Only the lines holding "Torrax" are wanted. Copy every one from the records below.

Record extracts =
+ + + + + + +
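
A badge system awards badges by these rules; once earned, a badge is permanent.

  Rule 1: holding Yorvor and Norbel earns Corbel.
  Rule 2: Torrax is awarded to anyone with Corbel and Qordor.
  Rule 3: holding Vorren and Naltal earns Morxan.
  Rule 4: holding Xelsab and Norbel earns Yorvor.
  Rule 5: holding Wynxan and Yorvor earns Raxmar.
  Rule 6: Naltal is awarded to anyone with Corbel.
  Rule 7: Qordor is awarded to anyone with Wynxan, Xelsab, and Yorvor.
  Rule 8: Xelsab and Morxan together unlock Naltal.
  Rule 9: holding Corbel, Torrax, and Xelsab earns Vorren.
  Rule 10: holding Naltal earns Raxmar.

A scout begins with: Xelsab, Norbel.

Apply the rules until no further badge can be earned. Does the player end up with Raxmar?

Yes

With Xelsab and Norbel, Yorvor is earned (Rule 4).
With Yorvor and Norbel, Corbel is earned (Rule 1).
With Corbel, Naltal is earned (Rule 6).
With Naltal, Raxmar is earned (Rule 10).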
+ + + + + + +
The answer =
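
  Rule 2: Torrax is awarded to anyone with Corbel and Qordor.
  Rule 9: holding Corbel, Torrax, and Xelsab earns Vorren.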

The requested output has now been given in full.